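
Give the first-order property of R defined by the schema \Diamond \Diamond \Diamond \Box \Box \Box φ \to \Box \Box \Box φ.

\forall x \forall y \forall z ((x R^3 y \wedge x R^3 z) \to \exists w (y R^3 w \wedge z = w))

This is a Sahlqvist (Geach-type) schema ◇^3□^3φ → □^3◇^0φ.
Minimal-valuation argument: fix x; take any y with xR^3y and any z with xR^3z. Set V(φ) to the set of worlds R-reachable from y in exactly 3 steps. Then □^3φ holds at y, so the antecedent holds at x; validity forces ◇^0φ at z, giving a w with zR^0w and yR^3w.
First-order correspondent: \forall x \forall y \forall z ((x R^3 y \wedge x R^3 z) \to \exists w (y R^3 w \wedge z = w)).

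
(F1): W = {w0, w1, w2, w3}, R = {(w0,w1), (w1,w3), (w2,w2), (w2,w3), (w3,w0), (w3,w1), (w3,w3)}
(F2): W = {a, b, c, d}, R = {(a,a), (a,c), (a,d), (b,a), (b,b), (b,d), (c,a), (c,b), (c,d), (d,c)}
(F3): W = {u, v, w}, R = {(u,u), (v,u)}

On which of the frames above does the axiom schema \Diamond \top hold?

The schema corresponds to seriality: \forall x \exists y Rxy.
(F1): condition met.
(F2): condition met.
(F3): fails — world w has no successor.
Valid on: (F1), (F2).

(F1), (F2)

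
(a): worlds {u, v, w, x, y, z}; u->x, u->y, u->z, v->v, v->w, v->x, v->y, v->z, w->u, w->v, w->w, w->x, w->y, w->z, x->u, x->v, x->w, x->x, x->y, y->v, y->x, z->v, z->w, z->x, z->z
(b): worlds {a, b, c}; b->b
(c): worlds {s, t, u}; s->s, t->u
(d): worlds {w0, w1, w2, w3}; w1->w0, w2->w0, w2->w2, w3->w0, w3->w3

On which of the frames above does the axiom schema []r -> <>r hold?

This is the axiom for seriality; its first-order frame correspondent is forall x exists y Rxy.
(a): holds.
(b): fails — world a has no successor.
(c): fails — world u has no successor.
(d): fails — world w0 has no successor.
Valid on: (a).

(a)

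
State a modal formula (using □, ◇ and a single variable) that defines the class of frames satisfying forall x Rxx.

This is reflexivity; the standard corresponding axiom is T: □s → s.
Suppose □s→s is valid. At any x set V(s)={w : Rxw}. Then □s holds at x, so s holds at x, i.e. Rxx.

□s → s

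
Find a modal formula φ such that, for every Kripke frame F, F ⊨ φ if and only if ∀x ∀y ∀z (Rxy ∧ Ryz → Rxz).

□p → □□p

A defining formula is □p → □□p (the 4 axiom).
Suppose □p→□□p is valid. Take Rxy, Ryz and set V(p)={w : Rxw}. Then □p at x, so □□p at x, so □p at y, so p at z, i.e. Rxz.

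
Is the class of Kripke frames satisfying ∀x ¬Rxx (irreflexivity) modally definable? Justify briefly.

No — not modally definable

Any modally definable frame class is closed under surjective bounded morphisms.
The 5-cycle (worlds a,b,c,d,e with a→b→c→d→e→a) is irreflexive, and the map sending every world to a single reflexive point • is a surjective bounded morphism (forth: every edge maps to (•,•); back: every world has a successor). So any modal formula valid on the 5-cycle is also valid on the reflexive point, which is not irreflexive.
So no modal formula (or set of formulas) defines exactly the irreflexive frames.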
---
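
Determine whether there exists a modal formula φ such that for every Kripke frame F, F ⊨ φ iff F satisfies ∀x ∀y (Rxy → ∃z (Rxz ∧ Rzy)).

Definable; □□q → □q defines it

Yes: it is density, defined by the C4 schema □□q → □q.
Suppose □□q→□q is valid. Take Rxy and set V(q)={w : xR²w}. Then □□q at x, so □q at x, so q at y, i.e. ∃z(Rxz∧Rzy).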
...
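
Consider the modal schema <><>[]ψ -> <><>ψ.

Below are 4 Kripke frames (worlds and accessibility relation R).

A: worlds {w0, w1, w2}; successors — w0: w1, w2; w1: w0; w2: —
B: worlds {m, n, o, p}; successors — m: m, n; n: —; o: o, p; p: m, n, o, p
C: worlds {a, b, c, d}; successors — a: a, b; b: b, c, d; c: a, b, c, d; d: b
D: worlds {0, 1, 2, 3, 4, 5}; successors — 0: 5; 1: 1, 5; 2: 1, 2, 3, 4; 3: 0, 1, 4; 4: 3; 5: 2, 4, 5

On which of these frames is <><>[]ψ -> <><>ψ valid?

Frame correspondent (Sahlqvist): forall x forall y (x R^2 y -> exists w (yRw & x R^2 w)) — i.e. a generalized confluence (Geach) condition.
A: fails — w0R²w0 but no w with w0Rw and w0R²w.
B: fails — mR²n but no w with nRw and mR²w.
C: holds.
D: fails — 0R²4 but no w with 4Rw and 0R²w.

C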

ASSIGNMENT =>
Copy out each line of the entries above that holds "successors".

RESULT OF THIS TASK =>
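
A: worlds {w0, w1, w2}; successors — w0: w1, w2; w1: w0; w2: —
B: worlds {m, n, o, p}; successors — m: m, n; n: —; o: o, p; p: m, n, o, p
C: worlds {a, b, c, d}; successors — a: a, b; b: b, c, d; c: a, b, c, d; d: b
D: worlds {0, 1, 2, 3, 4, 5}; successors — 0: 5; 1: 1, 5; 2: 1, 2, 3, 4; 3: 0, 1, 4; 4: 3; 5: 2, 4, 5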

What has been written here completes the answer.